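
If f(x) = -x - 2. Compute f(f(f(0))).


f(0) = -2
f(-2) = 0
f(0) = -2

-2


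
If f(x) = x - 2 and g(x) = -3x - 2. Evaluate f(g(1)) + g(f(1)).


-6


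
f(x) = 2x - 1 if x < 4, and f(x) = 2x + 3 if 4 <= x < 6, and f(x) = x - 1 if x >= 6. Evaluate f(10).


10 satisfies x >= 6
f(10) = 9

9


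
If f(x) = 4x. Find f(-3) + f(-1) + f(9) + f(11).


f(-3) = -12
f(-1) = -4
f(9) = 36
f(11) = 44
Sum = 64

64


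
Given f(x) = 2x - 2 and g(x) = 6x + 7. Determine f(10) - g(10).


f(10) = 18
g(10) = 67
Difference = -49

-49


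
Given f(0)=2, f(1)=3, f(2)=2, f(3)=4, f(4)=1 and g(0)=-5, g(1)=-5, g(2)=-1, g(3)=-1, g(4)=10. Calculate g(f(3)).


f(3) = 4
g(4) = 10

10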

---*---

#### [Exercise requirements]
In full and exactly as written, the listing is to be copied again.

#### [Response]
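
If f(x) = -x - 2. Compute f(f(f(0))).


f(0) = -2
f(-2) = 0
f(0) = -2

-2


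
If f(x) = x - 2 and g(x) = -3x - 2. Evaluate f(g(1)) + g(f(1)).


-6


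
f(x) = 2x - 1 if x < 4, and f(x) = 2x + 3 if 4 <= x < 6, and f(x) = x - 1 if x >= 6. Evaluate f(10).


10 satisfies x >= 6
f(10) = 9

9


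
If f(x) = 4x. Find f(-3) + f(-1) + f(9) + f(11).


f(-3) = -12
f(-1) = -4
f(9) = 36
f(11) = 44
Sum = 64

64


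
Given f(x) = 2x - 2 and g(x) = 6x + 7. Determine f(10) - g(10).


f(10) = 18
g(10) = 67
Difference = -49

-49


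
Given f(0)=2, f(1)=3, f(2)=2, f(3)=4, f(4)=1 and g(0)=-5, g(1)=-5, g(2)=-1, g(3)=-1, g(4)=10. Calculate g(f(3)).


f(3) = 4
g(4) = 10

10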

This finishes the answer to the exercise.